*** EXTRACTED DATA ***
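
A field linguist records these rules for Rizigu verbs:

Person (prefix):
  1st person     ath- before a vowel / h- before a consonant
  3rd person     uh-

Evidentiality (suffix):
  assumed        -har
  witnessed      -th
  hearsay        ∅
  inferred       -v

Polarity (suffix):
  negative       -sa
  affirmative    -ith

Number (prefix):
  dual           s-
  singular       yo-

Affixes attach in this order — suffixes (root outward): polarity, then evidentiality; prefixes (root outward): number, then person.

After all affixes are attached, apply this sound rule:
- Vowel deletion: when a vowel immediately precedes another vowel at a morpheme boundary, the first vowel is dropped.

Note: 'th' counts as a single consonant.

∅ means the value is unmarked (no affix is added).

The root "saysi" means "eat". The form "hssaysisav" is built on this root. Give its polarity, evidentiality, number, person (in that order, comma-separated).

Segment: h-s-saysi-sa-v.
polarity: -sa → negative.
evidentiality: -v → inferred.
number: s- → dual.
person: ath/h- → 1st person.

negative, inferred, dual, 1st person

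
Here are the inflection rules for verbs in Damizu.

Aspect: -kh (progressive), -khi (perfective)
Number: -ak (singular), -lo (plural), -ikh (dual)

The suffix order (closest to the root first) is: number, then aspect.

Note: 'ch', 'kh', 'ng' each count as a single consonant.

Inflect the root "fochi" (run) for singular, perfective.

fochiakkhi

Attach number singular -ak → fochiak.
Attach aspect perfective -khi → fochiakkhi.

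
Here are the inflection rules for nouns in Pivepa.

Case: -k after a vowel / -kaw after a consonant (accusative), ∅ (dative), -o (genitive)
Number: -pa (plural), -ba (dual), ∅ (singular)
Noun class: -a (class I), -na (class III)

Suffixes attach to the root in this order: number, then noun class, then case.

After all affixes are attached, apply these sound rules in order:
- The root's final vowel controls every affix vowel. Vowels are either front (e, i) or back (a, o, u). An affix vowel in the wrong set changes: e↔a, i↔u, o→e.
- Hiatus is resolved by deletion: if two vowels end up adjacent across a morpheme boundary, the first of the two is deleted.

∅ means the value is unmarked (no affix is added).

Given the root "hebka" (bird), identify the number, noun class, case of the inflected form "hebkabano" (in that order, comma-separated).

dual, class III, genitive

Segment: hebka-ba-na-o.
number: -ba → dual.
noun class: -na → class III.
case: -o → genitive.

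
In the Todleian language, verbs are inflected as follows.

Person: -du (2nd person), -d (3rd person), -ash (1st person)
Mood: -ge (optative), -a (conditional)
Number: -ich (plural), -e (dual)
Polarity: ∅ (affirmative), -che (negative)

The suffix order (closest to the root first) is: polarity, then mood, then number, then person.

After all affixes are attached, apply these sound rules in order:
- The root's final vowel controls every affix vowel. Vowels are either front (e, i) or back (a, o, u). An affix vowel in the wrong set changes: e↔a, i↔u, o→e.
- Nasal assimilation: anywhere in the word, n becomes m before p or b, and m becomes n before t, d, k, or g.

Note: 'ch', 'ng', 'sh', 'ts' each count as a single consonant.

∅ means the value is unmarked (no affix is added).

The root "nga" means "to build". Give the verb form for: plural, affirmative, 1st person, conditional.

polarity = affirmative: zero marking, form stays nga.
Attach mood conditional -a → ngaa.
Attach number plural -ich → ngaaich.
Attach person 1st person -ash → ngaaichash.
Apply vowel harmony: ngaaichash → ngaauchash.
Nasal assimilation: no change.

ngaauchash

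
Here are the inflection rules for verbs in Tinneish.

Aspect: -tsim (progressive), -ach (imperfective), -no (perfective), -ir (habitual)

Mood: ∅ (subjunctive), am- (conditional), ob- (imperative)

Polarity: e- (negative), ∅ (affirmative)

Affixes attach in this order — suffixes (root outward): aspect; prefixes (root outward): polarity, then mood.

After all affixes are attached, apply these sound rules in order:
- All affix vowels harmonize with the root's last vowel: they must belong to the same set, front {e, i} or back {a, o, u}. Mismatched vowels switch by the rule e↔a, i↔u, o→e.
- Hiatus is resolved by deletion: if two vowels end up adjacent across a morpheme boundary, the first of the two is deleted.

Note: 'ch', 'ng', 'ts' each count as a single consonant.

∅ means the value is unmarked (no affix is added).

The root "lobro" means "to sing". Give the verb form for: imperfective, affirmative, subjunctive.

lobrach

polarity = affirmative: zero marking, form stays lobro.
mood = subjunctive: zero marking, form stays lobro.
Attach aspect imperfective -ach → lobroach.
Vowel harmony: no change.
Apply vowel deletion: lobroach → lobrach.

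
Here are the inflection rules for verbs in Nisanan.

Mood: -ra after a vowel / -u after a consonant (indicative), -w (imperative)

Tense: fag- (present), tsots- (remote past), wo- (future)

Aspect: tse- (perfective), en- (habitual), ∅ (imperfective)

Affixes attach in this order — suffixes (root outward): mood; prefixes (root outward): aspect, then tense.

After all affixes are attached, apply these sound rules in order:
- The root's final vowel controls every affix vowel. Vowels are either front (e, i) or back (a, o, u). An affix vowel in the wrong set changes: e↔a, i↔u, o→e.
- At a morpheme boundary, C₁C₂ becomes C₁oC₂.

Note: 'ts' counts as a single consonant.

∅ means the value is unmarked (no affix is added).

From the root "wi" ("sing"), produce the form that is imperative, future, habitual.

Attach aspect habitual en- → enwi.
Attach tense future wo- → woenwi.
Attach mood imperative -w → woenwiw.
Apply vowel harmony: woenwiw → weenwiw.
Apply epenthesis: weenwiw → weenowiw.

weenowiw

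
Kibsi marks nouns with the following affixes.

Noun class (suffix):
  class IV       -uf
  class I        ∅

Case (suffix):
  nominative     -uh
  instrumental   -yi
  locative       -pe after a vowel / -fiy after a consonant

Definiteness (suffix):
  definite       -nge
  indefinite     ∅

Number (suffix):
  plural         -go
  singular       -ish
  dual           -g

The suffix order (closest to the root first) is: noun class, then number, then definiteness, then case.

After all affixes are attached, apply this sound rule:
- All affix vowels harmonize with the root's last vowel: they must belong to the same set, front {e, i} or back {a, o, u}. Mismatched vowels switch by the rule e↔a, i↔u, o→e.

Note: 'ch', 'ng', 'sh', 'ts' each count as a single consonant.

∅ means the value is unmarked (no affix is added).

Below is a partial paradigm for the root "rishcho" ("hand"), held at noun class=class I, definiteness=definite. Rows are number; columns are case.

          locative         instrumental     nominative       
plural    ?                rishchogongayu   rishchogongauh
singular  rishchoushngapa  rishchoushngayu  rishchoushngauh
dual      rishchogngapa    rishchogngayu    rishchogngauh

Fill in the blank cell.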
*** End of EXTRACTED DATA ***
Pull out all lines containing the word "inflection" from the entries above.

TASK OUTPUT =
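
Here are the inflection rules for verbs in Damizu.
Here are the inflection rules for nouns in Pivepa.
Here are the inflection rules for verbs in Tinneish.
Here are the inflection rules for verbs in Nisanan.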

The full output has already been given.